PROBLEM STATEMENT: Two lines below mark the span: the one containing "Identify every position" and the one containing "How many residues in". Set down both, plus every line between, exactly as they stand, and nothing else.

LISTED RECORDS:
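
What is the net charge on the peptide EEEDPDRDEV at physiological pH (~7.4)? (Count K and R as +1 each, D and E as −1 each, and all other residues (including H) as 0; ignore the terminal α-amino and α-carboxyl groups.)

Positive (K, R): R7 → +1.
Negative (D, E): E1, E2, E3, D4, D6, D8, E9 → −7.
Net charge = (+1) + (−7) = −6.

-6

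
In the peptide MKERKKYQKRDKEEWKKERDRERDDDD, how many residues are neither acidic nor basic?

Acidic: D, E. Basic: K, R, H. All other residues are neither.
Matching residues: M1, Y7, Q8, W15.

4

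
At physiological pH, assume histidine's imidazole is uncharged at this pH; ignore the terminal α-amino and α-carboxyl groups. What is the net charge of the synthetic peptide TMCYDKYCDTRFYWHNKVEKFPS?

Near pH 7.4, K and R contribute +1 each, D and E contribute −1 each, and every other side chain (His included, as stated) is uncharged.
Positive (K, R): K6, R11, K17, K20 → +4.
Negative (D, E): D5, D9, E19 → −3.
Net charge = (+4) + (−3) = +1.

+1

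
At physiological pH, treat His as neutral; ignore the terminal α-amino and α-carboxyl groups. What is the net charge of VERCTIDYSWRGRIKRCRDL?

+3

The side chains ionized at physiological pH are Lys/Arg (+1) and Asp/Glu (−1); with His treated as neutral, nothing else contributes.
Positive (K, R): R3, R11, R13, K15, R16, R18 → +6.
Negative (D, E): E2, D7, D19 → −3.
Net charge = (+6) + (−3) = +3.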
* * *
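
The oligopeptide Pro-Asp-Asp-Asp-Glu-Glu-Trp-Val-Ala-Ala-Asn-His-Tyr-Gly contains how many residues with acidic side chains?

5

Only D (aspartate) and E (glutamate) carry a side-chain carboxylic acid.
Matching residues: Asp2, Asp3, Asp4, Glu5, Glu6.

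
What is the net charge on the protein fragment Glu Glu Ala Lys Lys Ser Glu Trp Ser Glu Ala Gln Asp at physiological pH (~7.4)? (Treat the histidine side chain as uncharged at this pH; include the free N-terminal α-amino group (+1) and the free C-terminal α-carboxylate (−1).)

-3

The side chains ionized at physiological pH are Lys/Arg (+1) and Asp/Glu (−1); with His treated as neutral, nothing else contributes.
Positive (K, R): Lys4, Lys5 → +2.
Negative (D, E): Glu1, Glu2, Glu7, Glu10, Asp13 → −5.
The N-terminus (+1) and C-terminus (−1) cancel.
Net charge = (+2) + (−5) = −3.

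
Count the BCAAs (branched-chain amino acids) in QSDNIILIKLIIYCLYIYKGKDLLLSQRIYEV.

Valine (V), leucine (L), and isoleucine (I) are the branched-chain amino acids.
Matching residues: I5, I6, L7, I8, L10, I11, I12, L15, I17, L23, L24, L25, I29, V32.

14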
---
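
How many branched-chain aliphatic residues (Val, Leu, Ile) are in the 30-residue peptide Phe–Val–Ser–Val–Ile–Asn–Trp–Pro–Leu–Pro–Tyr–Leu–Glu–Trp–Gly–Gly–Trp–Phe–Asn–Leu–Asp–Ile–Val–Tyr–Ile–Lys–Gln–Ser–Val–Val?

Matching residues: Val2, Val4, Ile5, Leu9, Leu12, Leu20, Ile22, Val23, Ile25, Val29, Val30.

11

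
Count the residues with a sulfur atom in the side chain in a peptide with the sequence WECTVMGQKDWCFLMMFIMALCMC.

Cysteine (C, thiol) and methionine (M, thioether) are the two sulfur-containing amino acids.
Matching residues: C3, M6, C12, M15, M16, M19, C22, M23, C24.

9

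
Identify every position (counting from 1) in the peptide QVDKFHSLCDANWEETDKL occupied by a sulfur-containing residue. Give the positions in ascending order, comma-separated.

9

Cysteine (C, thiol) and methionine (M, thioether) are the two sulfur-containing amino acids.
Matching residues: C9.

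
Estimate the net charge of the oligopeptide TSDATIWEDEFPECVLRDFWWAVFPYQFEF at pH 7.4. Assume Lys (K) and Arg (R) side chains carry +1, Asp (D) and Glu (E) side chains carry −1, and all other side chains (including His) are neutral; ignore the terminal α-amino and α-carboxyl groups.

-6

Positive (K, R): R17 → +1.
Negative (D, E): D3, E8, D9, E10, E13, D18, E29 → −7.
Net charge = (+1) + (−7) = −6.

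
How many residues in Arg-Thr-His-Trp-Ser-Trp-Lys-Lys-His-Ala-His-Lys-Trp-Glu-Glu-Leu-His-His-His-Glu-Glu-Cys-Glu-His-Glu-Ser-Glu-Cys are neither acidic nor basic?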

EXERCISE SOLUTION:
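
Identify every position (counting from 1) in the peptide QVDKFHSLCDANWEETDKL occupied by a sulfur-containing residue. Give the positions in ascending order, comma-separated.

9

Cysteine (C, thiol) and methionine (M, thioether) are the two sulfur-containing amino acids.
Matching residues: C9.

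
Estimate the net charge of the oligopeptide TSDATIWEDEFPECVLRDFWWAVFPYQFEF at pH 7.4. Assume Lys (K) and Arg (R) side chains carry +1, Asp (D) and Glu (E) side chains carry −1, and all other side chains (including His) are neutral; ignore the terminal α-amino and α-carboxyl groups.

-6

Positive (K, R): R17 → +1.
Negative (D, E): D3, E8, D9, E10, E13, D18, E29 → −7.
Net charge = (+1) + (−7) = −6.

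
How many residues in Arg-Thr-His-Trp-Ser-Trp-Lys-Lys-His-Ala-His-Lys-Trp-Glu-Glu-Leu-His-His-His-Glu-Glu-Cys-Glu-His-Glu-Ser-Glu-Cys are neither acidic nor basic?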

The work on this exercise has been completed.